What you have to do: Select from the data all lines with the word "handling".

The data:
○ ○ ○ ○
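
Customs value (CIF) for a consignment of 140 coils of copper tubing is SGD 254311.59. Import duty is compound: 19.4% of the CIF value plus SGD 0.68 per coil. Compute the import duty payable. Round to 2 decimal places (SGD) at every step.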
○ ○ ○ ○
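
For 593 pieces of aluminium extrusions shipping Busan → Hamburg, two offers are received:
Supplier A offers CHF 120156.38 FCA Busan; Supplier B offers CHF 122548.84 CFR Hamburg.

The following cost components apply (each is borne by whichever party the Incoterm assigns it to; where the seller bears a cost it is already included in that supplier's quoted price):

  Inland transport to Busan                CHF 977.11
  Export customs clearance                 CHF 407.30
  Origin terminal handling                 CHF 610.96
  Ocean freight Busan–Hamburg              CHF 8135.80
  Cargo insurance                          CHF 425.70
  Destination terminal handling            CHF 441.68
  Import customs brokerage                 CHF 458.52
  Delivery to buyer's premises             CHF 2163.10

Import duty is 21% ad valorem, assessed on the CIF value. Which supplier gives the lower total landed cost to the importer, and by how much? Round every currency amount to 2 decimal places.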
○ ○ ○ ○
Answer to this problem:
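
  Origin terminal handling                 CHF 610.96
  Destination terminal handling            CHF 441.68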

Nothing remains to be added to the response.